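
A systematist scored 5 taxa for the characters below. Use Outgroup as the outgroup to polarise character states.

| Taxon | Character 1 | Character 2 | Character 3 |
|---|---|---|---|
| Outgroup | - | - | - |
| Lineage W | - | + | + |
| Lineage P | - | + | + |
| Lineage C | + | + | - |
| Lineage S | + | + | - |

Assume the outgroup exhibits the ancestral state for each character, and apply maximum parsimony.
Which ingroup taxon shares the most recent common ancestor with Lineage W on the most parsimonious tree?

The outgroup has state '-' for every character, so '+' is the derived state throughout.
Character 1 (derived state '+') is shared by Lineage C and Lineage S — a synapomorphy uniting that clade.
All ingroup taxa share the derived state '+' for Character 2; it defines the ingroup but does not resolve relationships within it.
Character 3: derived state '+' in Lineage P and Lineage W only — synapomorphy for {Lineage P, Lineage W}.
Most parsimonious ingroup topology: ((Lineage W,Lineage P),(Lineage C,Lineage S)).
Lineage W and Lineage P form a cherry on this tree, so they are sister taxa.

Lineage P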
* * *
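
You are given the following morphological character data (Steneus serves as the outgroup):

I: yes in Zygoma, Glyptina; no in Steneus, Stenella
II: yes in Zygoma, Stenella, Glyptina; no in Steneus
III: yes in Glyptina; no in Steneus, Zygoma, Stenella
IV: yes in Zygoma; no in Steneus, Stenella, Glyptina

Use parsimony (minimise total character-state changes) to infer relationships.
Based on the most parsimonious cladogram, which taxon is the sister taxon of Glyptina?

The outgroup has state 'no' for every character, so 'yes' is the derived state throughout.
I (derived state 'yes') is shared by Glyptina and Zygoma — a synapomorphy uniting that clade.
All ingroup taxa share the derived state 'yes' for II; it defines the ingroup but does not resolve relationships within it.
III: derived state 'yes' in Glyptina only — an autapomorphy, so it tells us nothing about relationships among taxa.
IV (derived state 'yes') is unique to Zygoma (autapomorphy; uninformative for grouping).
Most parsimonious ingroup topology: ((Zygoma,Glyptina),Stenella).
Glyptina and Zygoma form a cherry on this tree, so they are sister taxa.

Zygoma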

• **Work to complete**
Starting at the line that has "You are given" and ending at the line that has "Use parsimony (minimise", please write out the lines above exactly, leaving out all others.

• **Output**
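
You are given the following morphological character data (Steneus serves as the outgroup):

I: yes in Zygoma, Glyptina; no in Steneus, Stenella
II: yes in Zygoma, Stenella, Glyptina; no in Steneus
III: yes in Glyptina; no in Steneus, Zygoma, Stenella
IV: yes in Zygoma; no in Steneus, Stenella, Glyptina

Use parsimony (minimise total character-state changes) to infer relationships.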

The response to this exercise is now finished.